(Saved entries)
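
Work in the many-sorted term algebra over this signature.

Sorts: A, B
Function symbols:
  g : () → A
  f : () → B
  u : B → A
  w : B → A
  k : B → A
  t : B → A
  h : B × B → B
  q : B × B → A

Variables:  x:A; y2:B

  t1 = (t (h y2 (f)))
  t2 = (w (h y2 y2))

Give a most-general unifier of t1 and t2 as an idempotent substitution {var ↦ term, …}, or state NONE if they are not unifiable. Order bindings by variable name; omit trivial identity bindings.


head clash or occurs-check failure — not unifiable

NONE (not unifiable)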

● **EXERCISE BRIEF**:
All the lines above need to be printed again, exactly.

● **ANSWER BOX**:
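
Work in the many-sorted term algebra over this signature.

Sorts: A, B
Function symbols:
  g : () → A
  f : () → B
  u : B → A
  w : B → A
  k : B → A
  t : B → A
  h : B × B → B
  q : B × B → A

Variables:  x:A; y2:B

  t1 = (t (h y2 (f)))
  t2 = (w (h y2 y2))

Give a most-general unifier of t1 and t2 as an idempotent substitution {var ↦ term, …}, or state NONE if they are not unifiable. Order bindings by variable name; omit trivial identity bindings.


head clash or occurs-check failure — not unifiable

NONE (not unifiable)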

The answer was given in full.